Saved entries:
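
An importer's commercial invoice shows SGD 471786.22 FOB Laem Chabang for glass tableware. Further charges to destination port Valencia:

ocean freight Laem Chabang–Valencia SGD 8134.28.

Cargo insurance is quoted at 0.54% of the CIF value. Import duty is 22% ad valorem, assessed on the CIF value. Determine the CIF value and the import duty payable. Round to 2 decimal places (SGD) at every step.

CIF value: SGD 482526.14; import duty: SGD 106155.75

Let C be the CIF value. C = FOB price + freight + 0.54% × C
C − 0.54% × C = 471786.22 + 8134.28
0.9946 × C = 479920.50
C = 479920.50 / 0.9946 = 482526.14
Insurance premium = 0.54% × 482526.14 = 2605.64
Import duty = 482526.14 × 22% = 106155.75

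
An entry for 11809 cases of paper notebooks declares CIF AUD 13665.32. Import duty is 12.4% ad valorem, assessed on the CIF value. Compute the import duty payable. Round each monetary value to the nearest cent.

Import duty = 13665.32 × 12.4% = 1694.50

Import duty: AUD 1694.50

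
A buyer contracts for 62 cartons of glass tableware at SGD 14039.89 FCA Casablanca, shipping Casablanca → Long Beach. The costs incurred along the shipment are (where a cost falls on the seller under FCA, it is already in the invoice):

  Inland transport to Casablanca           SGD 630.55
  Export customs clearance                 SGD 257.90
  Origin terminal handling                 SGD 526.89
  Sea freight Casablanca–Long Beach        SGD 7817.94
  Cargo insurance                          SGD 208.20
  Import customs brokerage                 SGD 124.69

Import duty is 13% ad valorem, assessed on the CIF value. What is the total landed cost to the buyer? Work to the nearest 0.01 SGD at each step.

Total landed cost: SGD 25654.69

FCA: the seller delivers export-cleared goods to the carrier; the buyer bears costs from that point.
Already in the invoice (seller's account under FCA): inland to port, export clearance — exclude.
CIF value = FCA price + origin terminal + freight + insurance = 14039.89 + 526.89 + 7817.94 + 208.20 = 22592.92
Import duty = 22592.92 × 13% = 2937.08
Buyer bears: origin terminal 526.89 + freight 7817.94 + insurance 208.20 + brokerage 124.69 + duty 2937.08 = 11614.80
Landed cost = invoice 14039.89 + 11614.80 = 25654.69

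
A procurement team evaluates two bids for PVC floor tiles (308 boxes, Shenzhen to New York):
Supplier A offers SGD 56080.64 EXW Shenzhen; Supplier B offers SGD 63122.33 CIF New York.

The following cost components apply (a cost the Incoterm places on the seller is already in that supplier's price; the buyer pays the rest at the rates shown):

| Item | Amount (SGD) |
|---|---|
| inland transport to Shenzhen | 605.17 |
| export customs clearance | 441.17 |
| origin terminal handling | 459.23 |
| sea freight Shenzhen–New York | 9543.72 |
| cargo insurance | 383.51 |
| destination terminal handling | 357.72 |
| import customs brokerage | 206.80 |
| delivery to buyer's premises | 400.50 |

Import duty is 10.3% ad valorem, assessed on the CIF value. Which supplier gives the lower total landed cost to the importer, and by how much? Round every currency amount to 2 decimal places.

Supplier A (EXW):
CIF value = EXW price + inland to port + export clearance + origin terminal + freight + insurance = 56080.64 + 605.17 + 441.17 + 459.23 + 9543.72 + 383.51 = 67513.44
Import duty = 67513.44 × 10.3% = 6953.88
Buyer bears (A): 605.17 + 441.17 + 459.23 + 9543.72 + 383.51 + 357.72 + 206.80 + 400.50 = 12397.82
Landed cost (A) = invoice 56080.64 + 12397.82 + duty 6953.88 = 75432.34
Supplier B (CIF):
The CIF price already equals the CIF value: 63122.33
Import duty = 63122.33 × 10.3% = 6501.60
Buyer bears (B): 357.72 + 206.80 + 400.50 = 965.02
Landed cost (B) = invoice 63122.33 + 965.02 + duty 6501.60 = 70588.95
Difference = |75432.34 − 70588.95| = 4843.39

Supplier B is cheaper by SGD 4843.39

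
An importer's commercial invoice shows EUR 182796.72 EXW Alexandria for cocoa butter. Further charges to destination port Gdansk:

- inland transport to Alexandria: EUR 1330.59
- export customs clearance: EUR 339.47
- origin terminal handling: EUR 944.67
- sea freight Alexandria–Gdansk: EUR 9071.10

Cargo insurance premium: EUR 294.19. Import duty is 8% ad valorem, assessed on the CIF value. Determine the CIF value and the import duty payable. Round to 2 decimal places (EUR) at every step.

CIF value: EUR 194776.74; import duty: EUR 15582.14

CIF = EXW price + pre-shipment costs + freight + insurance
CIF = 182796.72 + 1330.59 + 339.47 + 944.67 + 9071.10 + 294.19 = 194776.74
Import duty = 194776.74 × 8% = 15582.14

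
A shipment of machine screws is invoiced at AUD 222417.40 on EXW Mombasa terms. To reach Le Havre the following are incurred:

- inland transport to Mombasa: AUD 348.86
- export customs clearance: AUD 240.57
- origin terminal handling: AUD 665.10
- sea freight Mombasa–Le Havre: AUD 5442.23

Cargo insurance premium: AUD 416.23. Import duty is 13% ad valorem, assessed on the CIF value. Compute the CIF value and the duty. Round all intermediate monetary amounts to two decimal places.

CIF = EXW price + pre-shipment costs + freight + insurance
CIF = 222417.40 + 348.86 + 240.57 + 665.10 + 5442.23 + 416.23 = 229530.39
Import duty = 229530.39 × 13% = 29838.95

CIF value: AUD 229530.39; import duty: AUD 29838.95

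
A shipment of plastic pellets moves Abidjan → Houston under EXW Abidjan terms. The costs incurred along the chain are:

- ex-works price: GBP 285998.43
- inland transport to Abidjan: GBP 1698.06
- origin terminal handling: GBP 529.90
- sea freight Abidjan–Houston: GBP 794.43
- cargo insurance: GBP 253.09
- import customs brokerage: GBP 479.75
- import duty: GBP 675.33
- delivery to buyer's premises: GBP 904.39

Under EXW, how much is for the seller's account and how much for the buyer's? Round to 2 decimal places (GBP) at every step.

Seller: GBP 285998.43; buyer: GBP 5334.95

EXW: the seller makes goods available at their premises; the buyer bears all onward costs.
Seller's account: goods 285998.43 = 285998.43
Buyer's account: inland to port 1698.06 + origin terminal 529.90 + freight 794.43 + insurance 253.09 + brokerage 479.75 + duty 675.33 + delivery 904.39 = 5334.95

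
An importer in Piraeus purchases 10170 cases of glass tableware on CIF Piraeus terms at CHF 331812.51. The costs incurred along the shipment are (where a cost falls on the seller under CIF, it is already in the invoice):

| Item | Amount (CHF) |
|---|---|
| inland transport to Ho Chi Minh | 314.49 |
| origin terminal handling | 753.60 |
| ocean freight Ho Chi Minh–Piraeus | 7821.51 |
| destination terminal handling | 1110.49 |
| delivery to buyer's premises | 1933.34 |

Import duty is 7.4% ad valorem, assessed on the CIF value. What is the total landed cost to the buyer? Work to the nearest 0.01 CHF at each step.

CIF: the seller pays costs through ocean freight and marine insurance to the destination port.
Already in the invoice (seller's account under CIF): inland to port, origin terminal, freight — exclude.
The CIF price already equals the CIF value: 331812.51
Import duty = 331812.51 × 7.4% = 24554.13
Buyer bears: destination terminal 1110.49 + delivery 1933.34 + duty 24554.13 = 27597.96
Landed cost = invoice 331812.51 + 27597.96 = 359410.47

Total landed cost: CHF 359410.47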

EXERCISE DIRECTIONS
Give back all the records above exactly as they were written.

WRITTEN ANSWER
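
An importer's commercial invoice shows SGD 471786.22 FOB Laem Chabang for glass tableware. Further charges to destination port Valencia:

ocean freight Laem Chabang–Valencia SGD 8134.28.

Cargo insurance is quoted at 0.54% of the CIF value. Import duty is 22% ad valorem, assessed on the CIF value. Determine the CIF value and the import duty payable. Round to 2 decimal places (SGD) at every step.

CIF value: SGD 482526.14; import duty: SGD 106155.75

Let C be the CIF value. C = FOB price + freight + 0.54% × C
C − 0.54% × C = 471786.22 + 8134.28
0.9946 × C = 479920.50
C = 479920.50 / 0.9946 = 482526.14
Insurance premium = 0.54% × 482526.14 = 2605.64
Import duty = 482526.14 × 22% = 106155.75

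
An entry for 11809 cases of paper notebooks declares CIF AUD 13665.32. Import duty is 12.4% ad valorem, assessed on the CIF value. Compute the import duty payable. Round each monetary value to the nearest cent.

Import duty = 13665.32 × 12.4% = 1694.50

Import duty: AUD 1694.50

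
A buyer contracts for 62 cartons of glass tableware at SGD 14039.89 FCA Casablanca, shipping Casablanca → Long Beach. The costs incurred along the shipment are (where a cost falls on the seller under FCA, it is already in the invoice):

  Inland transport to Casablanca           SGD 630.55
  Export customs clearance                 SGD 257.90
  Origin terminal handling                 SGD 526.89
  Sea freight Casablanca–Long Beach        SGD 7817.94
  Cargo insurance                          SGD 208.20
  Import customs brokerage                 SGD 124.69

Import duty is 13% ad valorem, assessed on the CIF value. What is the total landed cost to the buyer? Work to the nearest 0.01 SGD at each step.

Total landed cost: SGD 25654.69

FCA: the seller delivers export-cleared goods to the carrier; the buyer bears costs from that point.
Already in the invoice (seller's account under FCA): inland to port, export clearance — exclude.
CIF value = FCA price + origin terminal + freight + insurance = 14039.89 + 526.89 + 7817.94 + 208.20 = 22592.92
Import duty = 22592.92 × 13% = 2937.08
Buyer bears: origin terminal 526.89 + freight 7817.94 + insurance 208.20 + brokerage 124.69 + duty 2937.08 = 11614.80
Landed cost = invoice 14039.89 + 11614.80 = 25654.69

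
A procurement team evaluates two bids for PVC floor tiles (308 boxes, Shenzhen to New York):
Supplier A offers SGD 56080.64 EXW Shenzhen; Supplier B offers SGD 63122.33 CIF New York.

The following cost components apply (a cost the Incoterm places on the seller is already in that supplier's price; the buyer pays the rest at the rates shown):

| Item | Amount (SGD) |
|---|---|
| inland transport to Shenzhen | 605.17 |
| export customs clearance | 441.17 |
| origin terminal handling | 459.23 |
| sea freight Shenzhen–New York | 9543.72 |
| cargo insurance | 383.51 |
| destination terminal handling | 357.72 |
| import customs brokerage | 206.80 |
| delivery to buyer's premises | 400.50 |

Import duty is 10.3% ad valorem, assessed on the CIF value. Which supplier gives the lower total landed cost to the importer, and by how much? Round every currency amount to 2 decimal places.

Supplier A (EXW):
CIF value = EXW price + inland to port + export clearance + origin terminal + freight + insurance = 56080.64 + 605.17 + 441.17 + 459.23 + 9543.72 + 383.51 = 67513.44
Import duty = 67513.44 × 10.3% = 6953.88
Buyer bears (A): 605.17 + 441.17 + 459.23 + 9543.72 + 383.51 + 357.72 + 206.80 + 400.50 = 12397.82
Landed cost (A) = invoice 56080.64 + 12397.82 + duty 6953.88 = 75432.34
Supplier B (CIF):
The CIF price already equals the CIF value: 63122.33
Import duty = 63122.33 × 10.3% = 6501.60
Buyer bears (B): 357.72 + 206.80 + 400.50 = 965.02
Landed cost (B) = invoice 63122.33 + 965.02 + duty 6501.60 = 70588.95
Difference = |75432.34 − 70588.95| = 4843.39

Supplier B is cheaper by SGD 4843.39

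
An importer's commercial invoice shows EUR 182796.72 EXW Alexandria for cocoa butter. Further charges to destination port Gdansk:

- inland transport to Alexandria: EUR 1330.59
- export customs clearance: EUR 339.47
- origin terminal handling: EUR 944.67
- sea freight Alexandria–Gdansk: EUR 9071.10

Cargo insurance premium: EUR 294.19. Import duty is 8% ad valorem, assessed on the CIF value. Determine the CIF value and the import duty payable. Round to 2 decimal places (EUR) at every step.

CIF value: EUR 194776.74; import duty: EUR 15582.14

CIF = EXW price + pre-shipment costs + freight + insurance
CIF = 182796.72 + 1330.59 + 339.47 + 944.67 + 9071.10 + 294.19 = 194776.74
Import duty = 194776.74 × 8% = 15582.14

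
A shipment of machine screws is invoiced at AUD 222417.40 on EXW Mombasa terms. To reach Le Havre the following are incurred:

- inland transport to Mombasa: AUD 348.86
- export customs clearance: AUD 240.57
- origin terminal handling: AUD 665.10
- sea freight Mombasa–Le Havre: AUD 5442.23

Cargo insurance premium: AUD 416.23. Import duty is 13% ad valorem, assessed on the CIF value. Compute the CIF value and the duty. Round all intermediate monetary amounts to two decimal places.

CIF = EXW price + pre-shipment costs + freight + insurance
CIF = 222417.40 + 348.86 + 240.57 + 665.10 + 5442.23 + 416.23 = 229530.39
Import duty = 229530.39 × 13% = 29838.95

CIF value: AUD 229530.39; import duty: AUD 29838.95

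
A shipment of plastic pellets moves Abidjan → Houston under EXW Abidjan terms. The costs incurred along the chain are:

- ex-works price: GBP 285998.43
- inland transport to Abidjan: GBP 1698.06
- origin terminal handling: GBP 529.90
- sea freight Abidjan–Houston: GBP 794.43
- cargo insurance: GBP 253.09
- import customs brokerage: GBP 479.75
- import duty: GBP 675.33
- delivery to buyer's premises: GBP 904.39

Under EXW, how much is for the seller's account and how much for the buyer's? Round to 2 decimal places (GBP) at every step.

Seller: GBP 285998.43; buyer: GBP 5334.95

EXW: the seller makes goods available at their premises; the buyer bears all onward costs.
Seller's account: goods 285998.43 = 285998.43
Buyer's account: inland to port 1698.06 + origin terminal 529.90 + freight 794.43 + insurance 253.09 + brokerage 479.75 + duty 675.33 + delivery 904.39 = 5334.95

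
An importer in Piraeus purchases 10170 cases of glass tableware on CIF Piraeus terms at CHF 331812.51. The costs incurred along the shipment are (where a cost falls on the seller under CIF, it is already in the invoice):

| Item | Amount (CHF) |
|---|---|
| inland transport to Ho Chi Minh | 314.49 |
| origin terminal handling | 753.60 |
| ocean freight Ho Chi Minh–Piraeus | 7821.51 |
| destination terminal handling | 1110.49 |
| delivery to buyer's premises | 1933.34 |

Import duty is 7.4% ad valorem, assessed on the CIF value. What is the total landed cost to the buyer? Work to the nearest 0.01 CHF at each step.

CIF: the seller pays costs through ocean freight and marine insurance to the destination port.
Already in the invoice (seller's account under CIF): inland to port, origin terminal, freight — exclude.
The CIF price already equals the CIF value: 331812.51
Import duty = 331812.51 × 7.4% = 24554.13
Buyer bears: destination terminal 1110.49 + delivery 1933.34 + duty 24554.13 = 27597.96
Landed cost = invoice 331812.51 + 27597.96 = 359410.47

Total landed cost: CHF 359410.47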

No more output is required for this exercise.